━━━━━ Excerpted data ━━━━━

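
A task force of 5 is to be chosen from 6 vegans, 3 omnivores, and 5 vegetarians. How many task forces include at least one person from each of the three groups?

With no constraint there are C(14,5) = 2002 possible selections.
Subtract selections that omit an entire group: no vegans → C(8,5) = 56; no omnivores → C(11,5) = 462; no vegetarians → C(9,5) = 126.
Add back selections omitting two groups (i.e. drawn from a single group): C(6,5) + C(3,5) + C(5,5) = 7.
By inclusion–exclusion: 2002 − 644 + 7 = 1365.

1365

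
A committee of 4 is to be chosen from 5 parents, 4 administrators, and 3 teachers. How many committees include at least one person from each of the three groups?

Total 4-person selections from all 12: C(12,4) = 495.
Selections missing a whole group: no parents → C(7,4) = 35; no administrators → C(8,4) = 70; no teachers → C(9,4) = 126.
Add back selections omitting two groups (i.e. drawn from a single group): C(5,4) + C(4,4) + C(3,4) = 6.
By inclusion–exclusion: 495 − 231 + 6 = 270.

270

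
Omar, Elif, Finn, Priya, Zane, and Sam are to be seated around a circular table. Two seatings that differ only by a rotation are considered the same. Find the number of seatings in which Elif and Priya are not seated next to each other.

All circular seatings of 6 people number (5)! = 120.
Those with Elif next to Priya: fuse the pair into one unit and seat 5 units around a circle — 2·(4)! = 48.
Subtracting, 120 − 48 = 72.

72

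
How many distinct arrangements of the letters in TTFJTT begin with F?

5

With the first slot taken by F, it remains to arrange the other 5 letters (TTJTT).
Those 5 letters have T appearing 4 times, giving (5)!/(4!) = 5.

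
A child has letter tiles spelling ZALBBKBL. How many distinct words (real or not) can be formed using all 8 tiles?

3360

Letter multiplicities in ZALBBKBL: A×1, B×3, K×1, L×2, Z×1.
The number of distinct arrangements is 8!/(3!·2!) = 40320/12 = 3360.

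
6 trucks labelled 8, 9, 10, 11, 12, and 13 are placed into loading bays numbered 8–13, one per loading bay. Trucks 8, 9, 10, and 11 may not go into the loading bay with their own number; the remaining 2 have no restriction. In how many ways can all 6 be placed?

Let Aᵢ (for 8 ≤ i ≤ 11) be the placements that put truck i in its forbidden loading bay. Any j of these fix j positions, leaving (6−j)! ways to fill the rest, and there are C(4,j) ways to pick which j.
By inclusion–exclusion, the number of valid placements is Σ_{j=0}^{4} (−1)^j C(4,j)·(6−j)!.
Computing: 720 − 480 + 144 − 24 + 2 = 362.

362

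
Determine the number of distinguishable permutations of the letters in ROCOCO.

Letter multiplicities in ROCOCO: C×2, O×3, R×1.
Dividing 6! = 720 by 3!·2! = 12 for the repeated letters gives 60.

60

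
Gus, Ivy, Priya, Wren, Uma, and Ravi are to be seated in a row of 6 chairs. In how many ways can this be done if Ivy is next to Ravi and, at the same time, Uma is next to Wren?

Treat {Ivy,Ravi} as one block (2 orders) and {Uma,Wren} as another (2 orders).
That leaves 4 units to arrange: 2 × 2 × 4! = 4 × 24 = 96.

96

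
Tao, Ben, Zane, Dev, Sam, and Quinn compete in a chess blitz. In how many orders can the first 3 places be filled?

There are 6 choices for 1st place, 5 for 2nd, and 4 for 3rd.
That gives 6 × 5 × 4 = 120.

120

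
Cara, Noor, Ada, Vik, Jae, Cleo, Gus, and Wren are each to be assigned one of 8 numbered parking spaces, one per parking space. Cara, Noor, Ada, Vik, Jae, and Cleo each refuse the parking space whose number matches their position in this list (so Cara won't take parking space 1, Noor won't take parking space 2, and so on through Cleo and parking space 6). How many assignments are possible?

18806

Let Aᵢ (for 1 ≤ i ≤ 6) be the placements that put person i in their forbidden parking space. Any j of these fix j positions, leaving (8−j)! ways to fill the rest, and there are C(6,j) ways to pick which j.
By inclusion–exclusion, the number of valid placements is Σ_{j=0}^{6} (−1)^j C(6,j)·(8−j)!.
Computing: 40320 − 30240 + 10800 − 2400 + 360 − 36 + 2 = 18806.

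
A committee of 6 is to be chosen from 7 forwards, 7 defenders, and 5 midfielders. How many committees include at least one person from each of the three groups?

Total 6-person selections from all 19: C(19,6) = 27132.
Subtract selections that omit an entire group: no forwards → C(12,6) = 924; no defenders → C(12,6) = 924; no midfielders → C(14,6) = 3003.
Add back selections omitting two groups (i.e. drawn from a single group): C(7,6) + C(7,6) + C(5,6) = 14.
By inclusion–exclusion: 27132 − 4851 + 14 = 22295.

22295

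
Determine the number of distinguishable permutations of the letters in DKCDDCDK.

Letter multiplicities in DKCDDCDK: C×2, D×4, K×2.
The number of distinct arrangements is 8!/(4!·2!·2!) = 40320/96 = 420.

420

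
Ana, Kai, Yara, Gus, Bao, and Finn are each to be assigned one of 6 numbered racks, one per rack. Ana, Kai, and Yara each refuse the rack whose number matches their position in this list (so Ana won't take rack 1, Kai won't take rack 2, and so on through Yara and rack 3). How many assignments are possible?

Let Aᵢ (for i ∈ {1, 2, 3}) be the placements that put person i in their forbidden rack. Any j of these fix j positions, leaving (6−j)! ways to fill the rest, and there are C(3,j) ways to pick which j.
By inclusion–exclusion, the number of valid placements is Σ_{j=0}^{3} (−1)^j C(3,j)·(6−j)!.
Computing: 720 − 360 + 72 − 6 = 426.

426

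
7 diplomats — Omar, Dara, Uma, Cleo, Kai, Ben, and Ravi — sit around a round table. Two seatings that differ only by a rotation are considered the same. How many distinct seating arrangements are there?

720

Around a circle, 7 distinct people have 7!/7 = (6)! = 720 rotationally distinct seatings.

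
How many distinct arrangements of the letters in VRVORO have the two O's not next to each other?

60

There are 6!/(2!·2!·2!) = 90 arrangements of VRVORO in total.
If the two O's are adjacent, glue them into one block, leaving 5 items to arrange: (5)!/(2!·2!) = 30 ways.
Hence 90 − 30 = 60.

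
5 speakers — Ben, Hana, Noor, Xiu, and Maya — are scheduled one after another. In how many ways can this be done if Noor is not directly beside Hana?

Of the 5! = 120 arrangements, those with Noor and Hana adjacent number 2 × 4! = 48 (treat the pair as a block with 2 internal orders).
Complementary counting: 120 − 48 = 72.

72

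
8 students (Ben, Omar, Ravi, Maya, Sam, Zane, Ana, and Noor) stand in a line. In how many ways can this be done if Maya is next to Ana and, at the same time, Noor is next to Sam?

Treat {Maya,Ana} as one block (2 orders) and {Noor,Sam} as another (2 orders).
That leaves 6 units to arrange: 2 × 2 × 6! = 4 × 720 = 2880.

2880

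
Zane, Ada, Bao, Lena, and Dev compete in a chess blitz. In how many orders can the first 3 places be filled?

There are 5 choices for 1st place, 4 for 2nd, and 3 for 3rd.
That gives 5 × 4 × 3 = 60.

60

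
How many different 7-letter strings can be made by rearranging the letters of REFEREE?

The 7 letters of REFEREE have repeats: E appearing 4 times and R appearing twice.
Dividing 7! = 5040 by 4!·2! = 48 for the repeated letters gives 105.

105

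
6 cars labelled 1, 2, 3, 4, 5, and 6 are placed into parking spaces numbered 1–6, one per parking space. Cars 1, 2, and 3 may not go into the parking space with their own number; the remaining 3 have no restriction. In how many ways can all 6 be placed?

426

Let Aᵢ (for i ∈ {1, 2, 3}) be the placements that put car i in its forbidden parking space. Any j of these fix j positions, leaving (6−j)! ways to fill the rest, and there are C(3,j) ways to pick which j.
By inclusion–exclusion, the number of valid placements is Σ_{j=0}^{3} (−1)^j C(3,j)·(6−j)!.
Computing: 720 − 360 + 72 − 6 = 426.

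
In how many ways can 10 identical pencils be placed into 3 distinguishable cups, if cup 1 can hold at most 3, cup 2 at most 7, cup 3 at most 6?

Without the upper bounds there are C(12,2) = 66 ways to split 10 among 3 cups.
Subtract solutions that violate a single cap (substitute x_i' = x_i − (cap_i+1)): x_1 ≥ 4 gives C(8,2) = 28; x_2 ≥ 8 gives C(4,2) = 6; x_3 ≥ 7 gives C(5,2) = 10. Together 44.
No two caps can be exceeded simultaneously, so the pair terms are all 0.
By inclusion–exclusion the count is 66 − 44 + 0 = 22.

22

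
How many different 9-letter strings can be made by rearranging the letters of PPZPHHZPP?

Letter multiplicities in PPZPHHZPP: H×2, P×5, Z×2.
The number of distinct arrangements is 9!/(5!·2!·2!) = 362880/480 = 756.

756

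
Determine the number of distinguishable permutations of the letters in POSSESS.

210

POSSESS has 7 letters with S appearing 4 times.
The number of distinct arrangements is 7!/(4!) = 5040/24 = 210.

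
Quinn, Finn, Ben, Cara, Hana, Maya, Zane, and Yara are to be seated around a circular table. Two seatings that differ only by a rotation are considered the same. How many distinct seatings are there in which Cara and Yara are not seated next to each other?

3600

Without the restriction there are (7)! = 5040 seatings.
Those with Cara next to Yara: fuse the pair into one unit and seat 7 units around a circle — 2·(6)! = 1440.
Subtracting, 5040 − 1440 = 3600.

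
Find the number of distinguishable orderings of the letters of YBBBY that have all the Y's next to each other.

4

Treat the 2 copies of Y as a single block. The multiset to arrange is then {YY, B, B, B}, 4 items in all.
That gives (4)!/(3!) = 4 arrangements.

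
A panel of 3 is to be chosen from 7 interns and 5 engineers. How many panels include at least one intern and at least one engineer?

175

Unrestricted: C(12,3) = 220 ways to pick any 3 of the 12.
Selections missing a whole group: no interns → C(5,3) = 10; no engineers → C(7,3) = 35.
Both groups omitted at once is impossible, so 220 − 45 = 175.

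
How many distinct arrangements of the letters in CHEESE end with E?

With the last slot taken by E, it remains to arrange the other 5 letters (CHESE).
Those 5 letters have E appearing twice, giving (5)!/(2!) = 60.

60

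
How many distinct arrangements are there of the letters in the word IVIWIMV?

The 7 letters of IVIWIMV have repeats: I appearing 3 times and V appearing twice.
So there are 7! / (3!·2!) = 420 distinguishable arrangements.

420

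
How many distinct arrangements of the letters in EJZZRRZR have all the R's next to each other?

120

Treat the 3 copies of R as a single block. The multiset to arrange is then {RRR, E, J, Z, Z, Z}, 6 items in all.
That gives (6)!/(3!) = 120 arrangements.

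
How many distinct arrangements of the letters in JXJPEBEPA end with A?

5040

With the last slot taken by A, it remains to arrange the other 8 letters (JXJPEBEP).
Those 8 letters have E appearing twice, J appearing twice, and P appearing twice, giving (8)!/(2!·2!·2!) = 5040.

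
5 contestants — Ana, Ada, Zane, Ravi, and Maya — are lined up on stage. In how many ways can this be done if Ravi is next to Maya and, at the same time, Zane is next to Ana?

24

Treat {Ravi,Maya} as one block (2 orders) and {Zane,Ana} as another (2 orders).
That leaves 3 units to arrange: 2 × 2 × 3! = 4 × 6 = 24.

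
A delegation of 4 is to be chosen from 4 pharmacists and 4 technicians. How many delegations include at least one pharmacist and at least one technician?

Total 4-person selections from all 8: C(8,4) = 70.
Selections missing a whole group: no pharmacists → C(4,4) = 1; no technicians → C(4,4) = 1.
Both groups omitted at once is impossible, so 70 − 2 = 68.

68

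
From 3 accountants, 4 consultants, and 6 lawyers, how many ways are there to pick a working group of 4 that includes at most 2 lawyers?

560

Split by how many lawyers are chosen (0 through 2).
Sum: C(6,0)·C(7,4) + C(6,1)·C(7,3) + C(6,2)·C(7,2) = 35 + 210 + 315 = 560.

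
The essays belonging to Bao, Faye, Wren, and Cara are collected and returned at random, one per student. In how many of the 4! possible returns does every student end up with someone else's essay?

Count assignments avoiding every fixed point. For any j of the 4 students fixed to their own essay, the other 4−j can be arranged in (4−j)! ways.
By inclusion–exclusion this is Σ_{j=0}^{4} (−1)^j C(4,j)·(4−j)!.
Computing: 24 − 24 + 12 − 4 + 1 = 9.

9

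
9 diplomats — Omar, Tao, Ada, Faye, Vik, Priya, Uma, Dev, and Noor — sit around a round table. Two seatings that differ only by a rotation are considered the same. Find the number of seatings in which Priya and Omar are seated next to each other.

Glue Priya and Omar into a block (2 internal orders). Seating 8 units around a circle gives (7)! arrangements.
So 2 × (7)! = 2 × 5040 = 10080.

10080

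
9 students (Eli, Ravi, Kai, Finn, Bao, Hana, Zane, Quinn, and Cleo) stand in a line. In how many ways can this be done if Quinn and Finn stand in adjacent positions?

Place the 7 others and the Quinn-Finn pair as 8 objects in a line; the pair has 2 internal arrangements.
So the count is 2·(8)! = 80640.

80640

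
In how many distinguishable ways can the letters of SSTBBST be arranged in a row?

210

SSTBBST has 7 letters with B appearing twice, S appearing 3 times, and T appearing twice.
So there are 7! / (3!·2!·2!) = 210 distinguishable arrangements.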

━━━━━

**Work order**
Would you quote, exactly and only, the lines from the one containing "A delegation of" to the end of the entries?

**Exercise answer**
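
A delegation of 4 is to be chosen from 4 pharmacists and 4 technicians. How many delegations include at least one pharmacist and at least one technician?

Total 4-person selections from all 8: C(8,4) = 70.
Selections missing a whole group: no pharmacists → C(4,4) = 1; no technicians → C(4,4) = 1.
Both groups omitted at once is impossible, so 70 − 2 = 68.

68

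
From 3 accountants, 4 consultants, and 6 lawyers, how many ways are there to pick a working group of 4 that includes at most 2 lawyers?

560

Split by how many lawyers are chosen (0 through 2).
Sum: C(6,0)·C(7,4) + C(6,1)·C(7,3) + C(6,2)·C(7,2) = 35 + 210 + 315 = 560.

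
The essays belonging to Bao, Faye, Wren, and Cara are collected and returned at random, one per student. In how many of the 4! possible returns does every student end up with someone else's essay?

Count assignments avoiding every fixed point. For any j of the 4 students fixed to their own essay, the other 4−j can be arranged in (4−j)! ways.
By inclusion–exclusion this is Σ_{j=0}^{4} (−1)^j C(4,j)·(4−j)!.
Computing: 24 − 24 + 12 − 4 + 1 = 9.

9

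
9 diplomats — Omar, Tao, Ada, Faye, Vik, Priya, Uma, Dev, and Noor — sit around a round table. Two seatings that differ only by a rotation are considered the same. Find the number of seatings in which Priya and Omar are seated next to each other.

Glue Priya and Omar into a block (2 internal orders). Seating 8 units around a circle gives (7)! arrangements.
So 2 × (7)! = 2 × 5040 = 10080.

10080

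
9 students (Eli, Ravi, Kai, Finn, Bao, Hana, Zane, Quinn, and Cleo) stand in a line. In how many ways can this be done if Quinn and Finn stand in adjacent positions?

Place the 7 others and the Quinn-Finn pair as 8 objects in a line; the pair has 2 internal arrangements.
So the count is 2·(8)! = 80640.

80640

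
In how many distinguishable ways can the letters of SSTBBST be arranged in a row?

210

SSTBBST has 7 letters with B appearing twice, S appearing 3 times, and T appearing twice.
So there are 7! / (3!·2!·2!) = 210 distinguishable arrangements.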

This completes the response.